Stored items:
---+---

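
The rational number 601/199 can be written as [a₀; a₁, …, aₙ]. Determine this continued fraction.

[3; 49, 1, 3]

Run the Euclidean algorithm, recording each quotient:
601 = 3·199 + 4, so a_0 = 3
199 = 49·4 + 3, so a_1 = 49
4 = 1·3 + 1, so a_2 = 1
3 = 3·1 + 0, so a_3 = 3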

---+---

◆ Task to carry out
Every line in the data above has to be retyped exactly.

◆ Answer to the exercise
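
The rational number 601/199 can be written as [a₀; a₁, …, aₙ]. Determine this continued fraction.

[3; 49, 1, 3]

Run the Euclidean algorithm, recording each quotient:
601 = 3·199 + 4, so a_0 = 3
199 = 49·4 + 3, so a_1 = 49
4 = 1·3 + 1, so a_2 = 1
3 = 3·1 + 0, so a_3 = 3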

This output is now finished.